-- Listed records --
------------------------------------------------------------------------

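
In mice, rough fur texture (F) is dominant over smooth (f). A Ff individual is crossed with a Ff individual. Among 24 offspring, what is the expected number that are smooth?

Punnett square for Ff × Ff:
Offspring genotypes: 1 FF, 2 Ff, 1 ff
rough: 3, smooth: 1
smooth: 1 out of 4 → fraction 1/4
Expected count = 1/4 × 24 = 6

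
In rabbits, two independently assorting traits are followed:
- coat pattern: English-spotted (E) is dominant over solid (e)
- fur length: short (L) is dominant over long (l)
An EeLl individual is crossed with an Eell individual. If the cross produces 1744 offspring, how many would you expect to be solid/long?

Dihybrid cross EeLl × Eell — consider each gene separately:
coat pattern: Ee × Ee → 1 EE, 2 Ee, 1 ee → 3 E_ : 1 ee (out of 4)
fur length: Ll × ll → 2 Ll, 2 ll → 2 L_ : 2 ll (out of 4)
Combine (counts out of 4 × 4 = 16): English-spotted/short (E_L_) = 3×2 = 6; English-spotted/long (E_ll) = 3×2 = 6; solid/short (eeL_) = 1×2 = 2; solid/long (eell) = 1×2 = 2
Phenotype counts (out of 16): 6 English-spotted/short, 6 English-spotted/long, 2 solid/short, 2 solid/long
solid/long: 2 out of 16 → fraction 1/8
Expected count = 1/8 × 1744 = 218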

------------------------------------------------------------------------

-- Exercise instructions --
Extract the data exactly as given.

-- Response --
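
In mice, rough fur texture (F) is dominant over smooth (f). A Ff individual is crossed with a Ff individual. Among 24 offspring, what is the expected number that are smooth?

Punnett square for Ff × Ff:
Offspring genotypes: 1 FF, 2 Ff, 1 ff
rough: 3, smooth: 1
smooth: 1 out of 4 → fraction 1/4
Expected count = 1/4 × 24 = 6

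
In rabbits, two independently assorting traits are followed:
- coat pattern: English-spotted (E) is dominant over solid (e)
- fur length: short (L) is dominant over long (l)
An EeLl individual is crossed with an Eell individual. If the cross produces 1744 offspring, how many would you expect to be solid/long?

Dihybrid cross EeLl × Eell — consider each gene separately:
coat pattern: Ee × Ee → 1 EE, 2 Ee, 1 ee → 3 E_ : 1 ee (out of 4)
fur length: Ll × ll → 2 Ll, 2 ll → 2 L_ : 2 ll (out of 4)
Combine (counts out of 4 × 4 = 16): English-spotted/short (E_L_) = 3×2 = 6; English-spotted/long (E_ll) = 3×2 = 6; solid/short (eeL_) = 1×2 = 2; solid/long (eell) = 1×2 = 2
Phenotype counts (out of 16): 6 English-spotted/short, 6 English-spotted/long, 2 solid/short, 2 solid/long
solid/long: 2 out of 16 → fraction 1/8
Expected count = 1/8 × 1744 = 218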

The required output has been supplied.